START Raw data

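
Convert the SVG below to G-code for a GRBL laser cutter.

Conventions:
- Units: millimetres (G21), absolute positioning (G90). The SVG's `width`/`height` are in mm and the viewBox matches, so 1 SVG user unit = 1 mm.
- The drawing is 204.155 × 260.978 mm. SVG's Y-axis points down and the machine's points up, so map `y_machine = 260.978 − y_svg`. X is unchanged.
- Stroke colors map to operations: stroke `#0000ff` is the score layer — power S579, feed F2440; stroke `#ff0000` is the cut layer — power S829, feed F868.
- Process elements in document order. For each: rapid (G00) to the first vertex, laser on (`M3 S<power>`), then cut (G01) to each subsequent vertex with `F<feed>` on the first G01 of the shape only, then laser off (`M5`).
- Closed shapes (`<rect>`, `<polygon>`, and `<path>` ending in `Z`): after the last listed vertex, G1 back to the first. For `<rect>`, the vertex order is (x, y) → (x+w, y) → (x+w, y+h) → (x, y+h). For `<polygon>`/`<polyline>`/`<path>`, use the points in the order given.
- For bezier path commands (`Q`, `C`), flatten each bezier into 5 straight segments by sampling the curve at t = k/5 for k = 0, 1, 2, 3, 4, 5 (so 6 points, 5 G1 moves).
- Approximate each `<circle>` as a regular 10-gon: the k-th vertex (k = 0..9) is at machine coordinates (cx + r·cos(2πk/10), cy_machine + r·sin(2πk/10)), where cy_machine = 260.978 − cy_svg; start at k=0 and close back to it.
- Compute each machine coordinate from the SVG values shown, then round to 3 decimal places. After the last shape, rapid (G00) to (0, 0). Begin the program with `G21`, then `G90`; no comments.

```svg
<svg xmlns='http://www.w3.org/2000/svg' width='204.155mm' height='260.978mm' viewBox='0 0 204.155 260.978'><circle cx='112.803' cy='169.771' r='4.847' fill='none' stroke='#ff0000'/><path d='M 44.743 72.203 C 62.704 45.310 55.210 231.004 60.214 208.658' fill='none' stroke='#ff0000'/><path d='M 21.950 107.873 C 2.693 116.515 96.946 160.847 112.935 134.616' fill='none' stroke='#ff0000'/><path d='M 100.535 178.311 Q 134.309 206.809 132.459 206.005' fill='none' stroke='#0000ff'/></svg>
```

G21
G90
G00 X117.650 Y91.207
M3 S829
G01 X116.724 Y94.056 F868
G01 X114.301 Y95.817
G01 X111.305 Y95.817
G01 X108.882 Y94.056
G01 X107.956 Y91.207
G01 X108.882 Y88.358
G01 X111.305 Y86.597
G01 X114.301 Y86.597
G01 X116.724 Y88.358
G01 X117.650 Y91.207
M5
G00 X44.743 Y188.775
M3 S829
G01 X52.769 Y182.765 F868
G01 X56.507 Y145.925
G01 X57.779 Y98.444
G01 X58.408 Y60.512
G01 X60.214 Y52.320
M5
G00 X21.950 Y153.105
M3 S829
G01 X22.483 Y144.487 F868
G01 X41.053 Y132.404
G01 X68.455 Y121.955
G01 X95.484 Y118.241
G01 X112.935 Y126.362
M5
G00 X100.535 Y82.667
M3 S579
G01 X112.620 Y72.440 F2440
G01 X121.854 Y64.557
G01 X128.239 Y59.018
G01 X131.774 Y55.823
G01 X132.459 Y54.973
M5
G00 X0.000 Y0.000

1 u = 1 mm; y_m = 260.978 − y.

[1] `<circle>` circle, #ff0000→cut S829 F868: (117.650,91.207) → (116.724,94.056) → (114.301,95.817) → (111.305,95.817) → (108.882,94.056) → (107.956,91.207) → (108.882,88.358) → (111.305,86.597) → (114.301,86.597) → (116.724,88.358) → (117.650,91.207) (closed)

[2] `<path>` cubic bezier, #ff0000→cut S829 F868: (44.743,188.775) → (52.769,182.765) → (56.507,145.925) → (57.779,98.444) → (58.408,60.512) → (60.214,52.320)

[3] `<path>` cubic bezier, #ff0000→cut S829 F868: (21.950,153.105) → (22.483,144.487) → (41.053,132.404) → (68.455,121.955) → (95.484,118.241) → (112.935,126.362)

[4] `<path>` quadratic bezier, #0000ff→score S579 F2440: (100.535,82.667) → (112.620,72.440) → (121.854,64.557) → (128.239,59.018) → (131.774,55.823) → (132.459,54.973)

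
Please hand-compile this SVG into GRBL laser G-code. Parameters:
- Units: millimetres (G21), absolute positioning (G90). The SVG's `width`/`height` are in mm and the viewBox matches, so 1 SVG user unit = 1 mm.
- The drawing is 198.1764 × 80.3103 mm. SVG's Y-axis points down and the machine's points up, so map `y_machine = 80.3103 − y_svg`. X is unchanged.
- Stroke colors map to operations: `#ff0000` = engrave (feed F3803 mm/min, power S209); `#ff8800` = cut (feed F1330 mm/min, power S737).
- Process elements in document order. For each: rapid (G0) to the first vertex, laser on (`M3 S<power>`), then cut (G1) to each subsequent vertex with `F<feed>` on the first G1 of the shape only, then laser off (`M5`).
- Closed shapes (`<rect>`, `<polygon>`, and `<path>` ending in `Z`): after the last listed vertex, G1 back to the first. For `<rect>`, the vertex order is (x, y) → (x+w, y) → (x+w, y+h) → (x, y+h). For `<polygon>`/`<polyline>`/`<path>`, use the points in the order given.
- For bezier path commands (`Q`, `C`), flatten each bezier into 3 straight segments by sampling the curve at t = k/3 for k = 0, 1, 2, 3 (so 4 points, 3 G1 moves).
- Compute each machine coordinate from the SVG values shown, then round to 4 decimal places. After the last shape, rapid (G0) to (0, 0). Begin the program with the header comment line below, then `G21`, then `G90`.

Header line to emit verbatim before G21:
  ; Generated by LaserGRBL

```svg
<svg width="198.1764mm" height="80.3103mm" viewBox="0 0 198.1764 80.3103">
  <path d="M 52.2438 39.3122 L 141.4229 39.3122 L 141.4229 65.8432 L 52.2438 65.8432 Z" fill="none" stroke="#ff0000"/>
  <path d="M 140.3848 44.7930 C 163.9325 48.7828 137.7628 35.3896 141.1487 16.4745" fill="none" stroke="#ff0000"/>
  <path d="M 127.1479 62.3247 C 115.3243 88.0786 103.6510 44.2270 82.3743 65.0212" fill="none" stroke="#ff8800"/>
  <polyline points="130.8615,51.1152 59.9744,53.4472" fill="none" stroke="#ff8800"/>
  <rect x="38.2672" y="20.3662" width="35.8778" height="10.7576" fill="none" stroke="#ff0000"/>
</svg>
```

; Generated by LaserGRBL
G21
G90
G0 X52.2438 Y40.9981
M3 S209
G1 X141.4229 Y40.9981 F3803
G1 X141.4229 Y14.4671
G1 X52.2438 Y14.4671
G1 X52.2438 Y40.9981
M5
G0 X140.3848 Y35.5173
M3 S209
G1 X150.2961 Y36.8825 F3803
G1 X144.6786 Y47.2006
G1 X141.1487 Y63.8358
M5
G0 X127.1479 Y17.9856
M3 S737
G1 X115.0132 Y10.4613 F1330
G1 X100.8111 Y19.5070
G1 X82.3743 Y15.2891
M5
G0 X130.8615 Y29.1951
M3 S737
G1 X59.9744 Y26.8631 F1330
M5
G0 X38.2672 Y59.9441
M3 S209
G1 X74.1450 Y59.9441 F3803
G1 X74.1450 Y49.1865
G1 X38.2672 Y49.1865
G1 X38.2672 Y59.9441
M5
G0 X0.0000 Y0.0000

Since the viewBox matches the mm dimensions, user units are millimetres directly. The only transform is the Y-flip y_m = 80.3103 − y_svg.

Shape 1 is a rectangle drawn with `<path>`. Its stroke #ff0000 means engrave at S209, F3803. After flipping Y the toolpath is (52.2438,40.9981) → (141.4229,40.9981) → (141.4229,14.4671) → (52.2438,14.4671) → (52.2438,40.9981), returning to the start.

Shape 2 is a cubic bezier drawn with `<path>`. Its stroke #ff0000 means engrave at S209, F3803. After flipping Y the toolpath is (140.3848,35.5173) → (150.2961,36.8825) → (144.6786,47.2006) → (141.1487,63.8358).

Shape 3 is a cubic bezier drawn with `<path>`. Its stroke #ff8800 means cut at S737, F1330. After flipping Y the toolpath is (127.1479,17.9856) → (115.0132,10.4613) → (100.8111,19.5070) → (82.3743,15.2891).

Shape 4 is a line segment drawn with `<polyline>`. Its stroke #ff8800 means cut at S737, F1330. After flipping Y the toolpath is (130.8615,29.1951) → (59.9744,26.8631).

Shape 5 is a rectangle drawn with `<rect>`. Its stroke #ff0000 means engrave at S209, F3803. After flipping Y the toolpath is (38.2672,59.9441) → (74.1450,59.9441) → (74.1450,49.1865) → (38.2672,49.1865) → (38.2672,59.9441), returning to the start.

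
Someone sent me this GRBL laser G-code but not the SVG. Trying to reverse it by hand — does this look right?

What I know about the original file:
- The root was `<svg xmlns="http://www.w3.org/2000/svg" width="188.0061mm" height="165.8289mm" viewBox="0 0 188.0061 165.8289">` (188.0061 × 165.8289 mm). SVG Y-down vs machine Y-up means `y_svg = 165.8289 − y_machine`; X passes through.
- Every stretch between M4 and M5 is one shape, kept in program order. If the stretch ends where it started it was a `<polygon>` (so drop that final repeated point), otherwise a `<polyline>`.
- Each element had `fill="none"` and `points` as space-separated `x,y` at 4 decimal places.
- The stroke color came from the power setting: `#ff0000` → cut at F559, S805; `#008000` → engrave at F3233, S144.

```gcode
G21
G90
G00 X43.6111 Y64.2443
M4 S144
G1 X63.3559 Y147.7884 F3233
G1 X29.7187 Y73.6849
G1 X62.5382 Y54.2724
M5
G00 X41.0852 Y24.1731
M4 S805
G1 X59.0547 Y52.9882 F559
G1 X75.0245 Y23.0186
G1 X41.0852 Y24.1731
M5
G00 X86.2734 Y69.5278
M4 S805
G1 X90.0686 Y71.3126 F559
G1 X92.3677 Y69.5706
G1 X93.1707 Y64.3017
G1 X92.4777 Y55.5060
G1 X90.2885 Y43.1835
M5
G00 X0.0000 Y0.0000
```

Machine Y-up, SVG Y-down with viewBox height 165.8289, so y_svg = 165.8289 − y_machine; X carries over.

Run 1: S144 ⇒ engrave layer `#008000`. The run is open, so emit a `<polyline>` with points (Y-flipped): 43.6111,101.5846 63.3559,18.0405 29.7187,92.1440 62.5382,111.5565.

Run 2: power S805 maps to stroke `#ff0000` (cut). The run returns to its start, so emit a `<polygon>` with points (Y-flipped): 41.0852,141.6558 59.0547,112.8407 75.0245,142.8103.

Run 3: power S805 maps to stroke `#ff0000` (cut). The run is open, so emit a `<polyline>` with points (Y-flipped): 86.2734,96.3011 90.0686,94.5163 92.3677,96.2583 93.1707,101.5272 92.4777,110.3229 90.2885,122.6454.

<svg xmlns="http://www.w3.org/2000/svg" width="188.0061mm" height="165.8289mm" viewBox="0 0 188.0061 165.8289">
  <polyline points="43.6111,101.5846 63.3559,18.0405 29.7187,92.1440 62.5382,111.5565" fill="none" stroke="#008000"/>
  <polygon points="41.0852,141.6558 59.0547,112.8407 75.0245,142.8103" fill="none" stroke="#ff0000"/>
  <polyline points="86.2734,96.3011 90.0686,94.5163 92.3677,96.2583 93.1707,101.5272 92.4777,110.3229 90.2885,122.6454" fill="none" stroke="#ff0000"/>
</svg>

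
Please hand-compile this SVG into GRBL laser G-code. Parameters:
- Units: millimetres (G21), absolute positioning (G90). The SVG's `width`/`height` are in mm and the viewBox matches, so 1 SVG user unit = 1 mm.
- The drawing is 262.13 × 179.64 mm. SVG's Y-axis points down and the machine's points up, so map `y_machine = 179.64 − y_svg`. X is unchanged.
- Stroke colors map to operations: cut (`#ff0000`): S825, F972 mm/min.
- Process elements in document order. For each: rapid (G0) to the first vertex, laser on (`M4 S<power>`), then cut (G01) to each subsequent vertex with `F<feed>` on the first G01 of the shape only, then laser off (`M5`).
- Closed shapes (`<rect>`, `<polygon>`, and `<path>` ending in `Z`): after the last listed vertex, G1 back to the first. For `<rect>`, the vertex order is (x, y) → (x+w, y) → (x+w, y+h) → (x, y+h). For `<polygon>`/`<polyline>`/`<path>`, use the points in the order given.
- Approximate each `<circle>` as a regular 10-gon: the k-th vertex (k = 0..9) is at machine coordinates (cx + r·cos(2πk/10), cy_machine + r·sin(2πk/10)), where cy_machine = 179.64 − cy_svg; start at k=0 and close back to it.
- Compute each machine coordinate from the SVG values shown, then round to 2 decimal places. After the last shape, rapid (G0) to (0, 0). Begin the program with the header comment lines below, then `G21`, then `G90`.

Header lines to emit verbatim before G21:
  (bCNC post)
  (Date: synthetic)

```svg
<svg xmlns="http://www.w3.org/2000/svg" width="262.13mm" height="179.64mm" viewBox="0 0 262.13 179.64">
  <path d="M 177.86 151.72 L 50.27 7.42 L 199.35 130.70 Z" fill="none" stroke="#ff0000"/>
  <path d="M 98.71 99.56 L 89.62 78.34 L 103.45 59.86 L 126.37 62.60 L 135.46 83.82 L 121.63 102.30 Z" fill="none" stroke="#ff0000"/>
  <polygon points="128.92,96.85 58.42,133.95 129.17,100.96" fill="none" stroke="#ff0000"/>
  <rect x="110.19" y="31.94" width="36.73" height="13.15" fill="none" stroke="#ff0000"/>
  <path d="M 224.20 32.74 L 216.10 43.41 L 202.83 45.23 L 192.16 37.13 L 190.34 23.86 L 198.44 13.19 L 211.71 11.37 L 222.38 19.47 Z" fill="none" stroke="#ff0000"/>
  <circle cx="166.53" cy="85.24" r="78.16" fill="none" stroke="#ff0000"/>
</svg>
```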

END Raw data

▶ **What is needed**:
Reproduce word for word the material above, starting with the line that has "- Stroke colors map to operations: cut" and stopping after the line that has "cy_machine = 179.64".

▶ **Your response**:
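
- Stroke colors map to operations: cut (`#ff0000`): S825, F972 mm/min.
- Process elements in document order. For each: rapid (G0) to the first vertex, laser on (`M4 S<power>`), then cut (G01) to each subsequent vertex with `F<feed>` on the first G01 of the shape only, then laser off (`M5`).
- Closed shapes (`<rect>`, `<polygon>`, and `<path>` ending in `Z`): after the last listed vertex, G1 back to the first. For `<rect>`, the vertex order is (x, y) → (x+w, y) → (x+w, y+h) → (x, y+h). For `<polygon>`/`<polyline>`/`<path>`, use the points in the order given.
- Approximate each `<circle>` as a regular 10-gon: the k-th vertex (k = 0..9) is at machine coordinates (cx + r·cos(2πk/10), cy_machine + r·sin(2πk/10)), where cy_machine = 179.64 − cy_svg; start at k=0 and close back to it.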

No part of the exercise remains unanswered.